[Opening SOURCE INFORMATION section]

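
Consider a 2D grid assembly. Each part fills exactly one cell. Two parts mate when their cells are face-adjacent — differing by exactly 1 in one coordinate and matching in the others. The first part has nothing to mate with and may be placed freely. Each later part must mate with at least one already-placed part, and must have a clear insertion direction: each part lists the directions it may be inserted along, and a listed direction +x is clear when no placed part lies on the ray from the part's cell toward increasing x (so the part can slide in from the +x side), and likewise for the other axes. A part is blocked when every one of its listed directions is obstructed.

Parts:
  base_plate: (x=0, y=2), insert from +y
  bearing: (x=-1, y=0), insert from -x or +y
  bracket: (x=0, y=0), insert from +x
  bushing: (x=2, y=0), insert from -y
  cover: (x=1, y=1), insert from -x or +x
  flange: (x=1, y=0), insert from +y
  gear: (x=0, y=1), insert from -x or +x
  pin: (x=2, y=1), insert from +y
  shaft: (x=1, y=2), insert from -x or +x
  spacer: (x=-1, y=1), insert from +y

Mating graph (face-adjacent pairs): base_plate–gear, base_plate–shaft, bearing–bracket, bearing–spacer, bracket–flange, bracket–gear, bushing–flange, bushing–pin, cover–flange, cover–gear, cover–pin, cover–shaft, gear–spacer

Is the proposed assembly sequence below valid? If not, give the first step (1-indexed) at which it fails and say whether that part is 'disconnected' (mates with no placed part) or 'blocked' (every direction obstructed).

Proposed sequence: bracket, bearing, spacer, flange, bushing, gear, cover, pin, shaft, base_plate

1. bracket@(0, 0) [+x clear] — {bracket}
2. bearing@(-1, 0) [-x clear] — {bearing, bracket}
3. spacer@(-1, 1) [+y clear] — {bearing, bracket, spacer}
4. flange@(1, 0) [+y clear] — {bearing, bracket, flange, spacer}
5. bushing@(2, 0) [-y clear] — {bearing, bracket, bushing, flange, spacer}
6. gear@(0, 1) [+x clear] — {bearing, bracket, bushing, flange, gear, spacer}
7. cover@(1, 1) [+x clear] — {bearing, bracket, bushing, cover, flange, gear, spacer}
8. pin@(2, 1) [+y clear] — {bearing, bracket, bushing, cover, flange, gear, pin, spacer}
9. shaft@(1, 2) [-x clear] — {bearing, bracket, bushing, cover, flange, gear, pin, shaft, spacer}
10. base_plate@(0, 2) [+y clear] — {base_plate, bearing, bracket, bushing, cover, flange, gear, pin, shaft, spacer}

Valid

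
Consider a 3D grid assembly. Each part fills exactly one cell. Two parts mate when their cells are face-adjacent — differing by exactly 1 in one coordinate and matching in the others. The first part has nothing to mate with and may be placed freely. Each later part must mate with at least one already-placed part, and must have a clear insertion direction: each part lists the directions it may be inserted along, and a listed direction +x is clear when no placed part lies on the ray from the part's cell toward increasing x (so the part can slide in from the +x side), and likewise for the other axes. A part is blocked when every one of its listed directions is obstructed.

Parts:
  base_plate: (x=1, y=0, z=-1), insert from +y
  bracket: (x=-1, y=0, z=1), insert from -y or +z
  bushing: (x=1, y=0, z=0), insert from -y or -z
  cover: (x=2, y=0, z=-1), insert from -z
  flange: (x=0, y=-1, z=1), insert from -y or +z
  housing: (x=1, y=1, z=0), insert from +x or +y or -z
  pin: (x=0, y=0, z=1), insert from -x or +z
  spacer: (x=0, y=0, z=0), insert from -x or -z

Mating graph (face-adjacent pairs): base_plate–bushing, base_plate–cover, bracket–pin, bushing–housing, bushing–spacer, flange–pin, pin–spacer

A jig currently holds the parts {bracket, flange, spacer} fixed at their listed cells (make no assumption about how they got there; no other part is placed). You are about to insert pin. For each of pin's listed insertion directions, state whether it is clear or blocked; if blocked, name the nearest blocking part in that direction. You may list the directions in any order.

+z: clear; -x: blocked by bracket

-x: nearest on ray is bracket@(-1, 0, 1) ⇒ blocked
+z: ray from pin(0, 0, 1) has no placed part ⇒ clear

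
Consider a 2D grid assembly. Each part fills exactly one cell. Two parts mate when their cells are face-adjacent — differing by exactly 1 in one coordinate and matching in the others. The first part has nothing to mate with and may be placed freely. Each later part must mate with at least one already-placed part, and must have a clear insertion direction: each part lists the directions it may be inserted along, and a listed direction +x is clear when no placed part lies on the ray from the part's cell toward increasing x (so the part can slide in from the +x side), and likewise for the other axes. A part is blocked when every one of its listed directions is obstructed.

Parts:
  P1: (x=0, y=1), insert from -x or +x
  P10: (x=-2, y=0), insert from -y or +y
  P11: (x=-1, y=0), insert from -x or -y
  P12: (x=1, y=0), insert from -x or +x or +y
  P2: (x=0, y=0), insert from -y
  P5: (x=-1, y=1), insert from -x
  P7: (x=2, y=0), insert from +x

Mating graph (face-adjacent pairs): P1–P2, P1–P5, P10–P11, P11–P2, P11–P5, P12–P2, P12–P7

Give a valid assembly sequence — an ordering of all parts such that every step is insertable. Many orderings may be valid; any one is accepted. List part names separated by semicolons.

P1; P5; P2; P12; P7; P11; P10

1. P1@(0, 1) [-x clear] — {P1}
2. P5@(-1, 1) [-x clear] — {P1, P5}
3. P2@(0, 0) [-y clear] — {P1, P2, P5}
4. P12@(1, 0) [+x clear] — {P1, P12, P2, P5}
5. P7@(2, 0) [+x clear] — {P1, P12, P2, P5, P7}
6. P11@(-1, 0) [-x clear] — {P1, P11, P12, P2, P5, P7}
7. P10@(-2, 0) [-y clear] — {P1, P10, P11, P12, P2, P5, P7}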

[Closing SOURCE INFORMATION section]

Locate the word "housing" in the data above. Copy every line carrying it.

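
  housing: (x=1, y=1, z=0), insert from +x or +y or -z
Mating graph (face-adjacent pairs): base_plate–bushing, base_plate–cover, bracket–pin, bushing–housing, bushing–spacer, flange–pin, pin–spacer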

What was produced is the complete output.